* **EXERCISE**
Going through the listing below, work out how many lines include "shareholders" and give that number by itself.

== STORED DATA ==

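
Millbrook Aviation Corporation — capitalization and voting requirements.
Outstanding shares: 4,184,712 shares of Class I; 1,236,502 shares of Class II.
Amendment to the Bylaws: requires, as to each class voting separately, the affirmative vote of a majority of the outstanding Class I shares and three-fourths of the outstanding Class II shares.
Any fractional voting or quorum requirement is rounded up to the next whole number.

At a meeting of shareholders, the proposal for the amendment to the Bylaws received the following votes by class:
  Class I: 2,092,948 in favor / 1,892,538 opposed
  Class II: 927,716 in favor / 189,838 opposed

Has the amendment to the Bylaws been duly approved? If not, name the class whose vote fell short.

Class I: a majority of 4184712 is 2092357; 2,092,357 required, 2,092,948 in favor — approved.
Class II: 3/4 of 1236502 = 927376.50, rounded up to 927377; 927,377 required, 927,716 in favor — approved.

Approved — every class gave the required vote.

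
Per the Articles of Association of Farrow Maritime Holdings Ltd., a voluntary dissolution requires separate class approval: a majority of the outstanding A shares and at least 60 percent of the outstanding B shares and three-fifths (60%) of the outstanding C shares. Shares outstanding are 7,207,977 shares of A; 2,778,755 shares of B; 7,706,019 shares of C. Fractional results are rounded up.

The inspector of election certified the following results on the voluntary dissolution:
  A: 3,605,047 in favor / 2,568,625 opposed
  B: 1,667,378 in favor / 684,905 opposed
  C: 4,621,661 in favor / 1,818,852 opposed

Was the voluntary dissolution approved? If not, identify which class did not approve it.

A: a majority of 7207977 is 3603989; 3,603,989 required, 3,605,047 in favor — approved.
B: 3/5 of 2778755 = 1667253; 1,667,253 required, 1,667,378 in favor — approved.
C: 3/5 of 7706019 = 4623611.40, rounded up to 4623612; 4,623,612 required, 4,621,661 in favor — not approved.

Not approved — the C shares did not give the required vote.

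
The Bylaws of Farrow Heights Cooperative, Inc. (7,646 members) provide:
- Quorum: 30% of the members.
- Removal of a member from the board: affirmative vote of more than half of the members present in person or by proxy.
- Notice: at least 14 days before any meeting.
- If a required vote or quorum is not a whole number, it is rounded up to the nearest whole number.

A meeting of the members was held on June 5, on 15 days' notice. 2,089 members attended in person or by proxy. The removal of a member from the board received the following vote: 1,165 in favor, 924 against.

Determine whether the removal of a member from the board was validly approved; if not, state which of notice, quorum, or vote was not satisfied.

Invalid — quorum requirement not satisfied.

Notice: 15 days given; 14 required. Satisfied.
Quorum: 30% of 7,646 = 2,293.80, rounded up to 2,294; 2,089 present. Not satisfied.
Vote: requires a majority of those present (2,089); a majority of 2089 is 1045, so 1,045 needed; 1,165 in favor. Satisfied.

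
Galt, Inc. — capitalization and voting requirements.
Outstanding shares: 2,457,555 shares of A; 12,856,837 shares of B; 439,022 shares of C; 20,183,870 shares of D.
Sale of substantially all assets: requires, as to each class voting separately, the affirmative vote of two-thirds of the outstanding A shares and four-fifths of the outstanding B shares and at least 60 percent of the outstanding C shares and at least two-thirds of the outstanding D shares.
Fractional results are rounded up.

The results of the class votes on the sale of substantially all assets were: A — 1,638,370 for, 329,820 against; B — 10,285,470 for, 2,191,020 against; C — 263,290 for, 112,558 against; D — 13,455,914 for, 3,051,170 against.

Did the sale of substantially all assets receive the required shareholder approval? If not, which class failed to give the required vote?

Not approved — the C shares did not give the required vote.

A: 2/3 of 2457555 = 1638370; 1,638,370 required, 1,638,370 in favor — approved.
B: 4/5 of 12856837 = 10285469.60, rounded up to 10285470; 10,285,470 required, 10,285,470 in favor — approved.
C: 3/5 of 439022 = 263413.20, rounded up to 263414; 263,414 required, 263,290 in favor — not approved.
D: 2/3 of 20183870 = 13455913.33, rounded up to 13455914; 13,455,914 required, 13,455,914 in favor — approved.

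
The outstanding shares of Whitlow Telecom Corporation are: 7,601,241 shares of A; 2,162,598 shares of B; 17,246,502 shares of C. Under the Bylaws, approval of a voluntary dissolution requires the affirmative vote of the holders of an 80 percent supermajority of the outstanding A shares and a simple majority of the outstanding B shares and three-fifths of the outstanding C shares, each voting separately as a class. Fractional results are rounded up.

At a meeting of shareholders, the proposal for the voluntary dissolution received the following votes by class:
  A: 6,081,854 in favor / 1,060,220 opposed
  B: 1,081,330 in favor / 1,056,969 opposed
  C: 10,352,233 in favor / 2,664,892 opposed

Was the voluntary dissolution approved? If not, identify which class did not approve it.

A: 4/5 of 7601241 = 6080992.80, rounded up to 6080993; 6,080,993 required, 6,081,854 in favor — approved.
B: a majority of 2162598 is 1081300; 1,081,300 required, 1,081,330 in favor — approved.
C: 3/5 of 17246502 = 10347901.20, rounded up to 10347902; 10,347,902 required, 10,352,233 in favor — approved.

Approved — every class gave the required vote.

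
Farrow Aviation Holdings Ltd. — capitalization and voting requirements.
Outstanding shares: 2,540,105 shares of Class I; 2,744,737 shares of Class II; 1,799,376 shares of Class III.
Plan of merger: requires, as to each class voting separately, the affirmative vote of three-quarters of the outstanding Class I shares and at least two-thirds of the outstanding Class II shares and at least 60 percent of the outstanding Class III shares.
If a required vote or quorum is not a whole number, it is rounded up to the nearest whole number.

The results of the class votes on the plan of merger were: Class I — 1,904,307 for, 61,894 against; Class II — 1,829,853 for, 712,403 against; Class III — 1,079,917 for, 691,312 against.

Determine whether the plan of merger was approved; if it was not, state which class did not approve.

Not approved — the Class I shares did not give the required vote.

Class I: 3/4 of 2540105 = 1905078.75, rounded up to 1905079; 1,905,079 required, 1,904,307 in favor — not approved.
Class II: 2/3 of 2744737 = 1829824.67, rounded up to 1829825; 1,829,825 required, 1,829,853 in favor — approved.
Class III: 3/5 of 1799376 = 1079625.60, rounded up to 1079626; 1,079,626 required, 1,079,917 in favor — approved.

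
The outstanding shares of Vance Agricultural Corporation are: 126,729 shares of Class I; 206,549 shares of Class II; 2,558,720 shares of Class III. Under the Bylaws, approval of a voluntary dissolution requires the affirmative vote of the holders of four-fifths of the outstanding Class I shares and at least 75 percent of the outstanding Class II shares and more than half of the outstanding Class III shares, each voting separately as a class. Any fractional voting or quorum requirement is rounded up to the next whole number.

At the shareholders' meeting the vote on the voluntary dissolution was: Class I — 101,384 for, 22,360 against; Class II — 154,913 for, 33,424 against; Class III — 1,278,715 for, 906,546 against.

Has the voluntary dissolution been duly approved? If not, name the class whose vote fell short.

Not approved — the Class III shares did not give the required vote.

Class I: 4/5 of 126729 = 101383.20, rounded up to 101384; 101,384 required, 101,384 in favor — approved.
Class II: 3/4 of 206549 = 154911.75, rounded up to 154912; 154,912 required, 154,913 in favor — approved.
Class III: a majority of 2558720 is 1279361; 1,279,361 required, 1,278,715 in favor — not approved.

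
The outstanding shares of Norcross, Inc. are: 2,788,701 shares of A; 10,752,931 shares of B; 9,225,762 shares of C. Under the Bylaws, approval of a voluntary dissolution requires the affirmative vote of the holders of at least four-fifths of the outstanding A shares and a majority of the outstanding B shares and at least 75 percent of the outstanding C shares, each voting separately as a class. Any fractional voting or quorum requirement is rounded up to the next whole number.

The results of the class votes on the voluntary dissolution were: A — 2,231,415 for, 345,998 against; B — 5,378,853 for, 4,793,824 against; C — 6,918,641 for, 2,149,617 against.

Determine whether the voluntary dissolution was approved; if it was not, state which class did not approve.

A: 4/5 of 2788701 = 2230960.80, rounded up to 2230961; 2,230,961 required, 2,231,415 in favor — approved.
B: a majority of 10752931 is 5376466; 5,376,466 required, 5,378,853 in favor — approved.
C: 3/4 of 9225762 = 6919321.50, rounded up to 6919322; 6,919,322 required, 6,918,641 in favor — not approved.

Not approved — the C shares did not give the required vote.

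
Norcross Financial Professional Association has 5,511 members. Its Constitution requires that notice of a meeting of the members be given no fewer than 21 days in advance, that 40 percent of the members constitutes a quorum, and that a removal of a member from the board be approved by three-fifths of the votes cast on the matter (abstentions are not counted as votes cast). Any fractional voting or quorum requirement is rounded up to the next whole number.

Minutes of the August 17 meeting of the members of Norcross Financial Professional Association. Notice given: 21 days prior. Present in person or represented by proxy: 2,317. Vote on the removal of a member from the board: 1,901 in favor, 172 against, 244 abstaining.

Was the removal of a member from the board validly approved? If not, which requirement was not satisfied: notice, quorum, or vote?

Valid — all requirements satisfied.

Notice: 21 days given; 21 required. Satisfied.
Quorum: 40% of 5,511 = 2,204.40, rounded up to 2,205; 2,317 present. Satisfied.
Vote: requires three-fifths of the votes cast (2,317 − 244 abstaining = 2,073); 3/5 of 2073 = 1243.80, rounded up to 1244, so 1,244 needed; 1,901 in favor. Satisfied.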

===

* **RESPONSE TO THE TASK**
3